ACTIVITY: A word-for-word retyping of the listing is the goal.

DATA UNDER STUDY:
┌────────

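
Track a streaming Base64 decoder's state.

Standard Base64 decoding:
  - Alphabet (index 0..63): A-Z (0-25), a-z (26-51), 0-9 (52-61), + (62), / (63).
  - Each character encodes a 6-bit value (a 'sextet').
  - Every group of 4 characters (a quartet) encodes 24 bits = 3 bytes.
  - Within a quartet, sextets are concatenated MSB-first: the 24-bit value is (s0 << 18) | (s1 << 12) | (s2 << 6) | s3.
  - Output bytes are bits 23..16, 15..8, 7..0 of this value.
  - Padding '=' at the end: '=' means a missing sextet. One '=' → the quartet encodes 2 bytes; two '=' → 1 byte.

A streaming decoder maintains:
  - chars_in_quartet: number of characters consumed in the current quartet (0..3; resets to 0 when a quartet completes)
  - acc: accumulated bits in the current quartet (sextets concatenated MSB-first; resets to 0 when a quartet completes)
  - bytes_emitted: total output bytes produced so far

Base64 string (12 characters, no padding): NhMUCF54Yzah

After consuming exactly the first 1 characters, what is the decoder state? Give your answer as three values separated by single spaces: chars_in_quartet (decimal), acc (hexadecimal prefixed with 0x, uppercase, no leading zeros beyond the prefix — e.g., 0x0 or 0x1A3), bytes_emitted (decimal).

After char 0 ('N'=13): chars_in_quartet=1 acc=0xD bytes_emitted=0

Answer: 1 0xD 0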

└────────

OUTPUT:
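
Track a streaming Base64 decoder's state.

Standard Base64 decoding:
  - Alphabet (index 0..63): A-Z (0-25), a-z (26-51), 0-9 (52-61), + (62), / (63).
  - Each character encodes a 6-bit value (a 'sextet').
  - Every group of 4 characters (a quartet) encodes 24 bits = 3 bytes.
  - Within a quartet, sextets are concatenated MSB-first: the 24-bit value is (s0 << 18) | (s1 << 12) | (s2 << 6) | s3.
  - Output bytes are bits 23..16, 15..8, 7..0 of this value.
  - Padding '=' at the end: '=' means a missing sextet. One '=' → the quartet encodes 2 bytes; two '=' → 1 byte.

A streaming decoder maintains:
  - chars_in_quartet: number of characters consumed in the current quartet (0..3; resets to 0 when a quartet completes)
  - acc: accumulated bits in the current quartet (sextets concatenated MSB-first; resets to 0 when a quartet completes)
  - bytes_emitted: total output bytes produced so far

Base64 string (12 characters, no padding): NhMUCF54Yzah

After consuming exactly the first 1 characters, what is the decoder state? Give your answer as three values separated by single spaces: chars_in_quartet (decimal), acc (hexadecimal prefixed with 0x, uppercase, no leading zeros beyond the prefix — e.g., 0x0 or 0x1A3), bytes_emitted (decimal).

After char 0 ('N'=13): chars_in_quartet=1 acc=0xD bytes_emitted=0

Answer: 1 0xD 0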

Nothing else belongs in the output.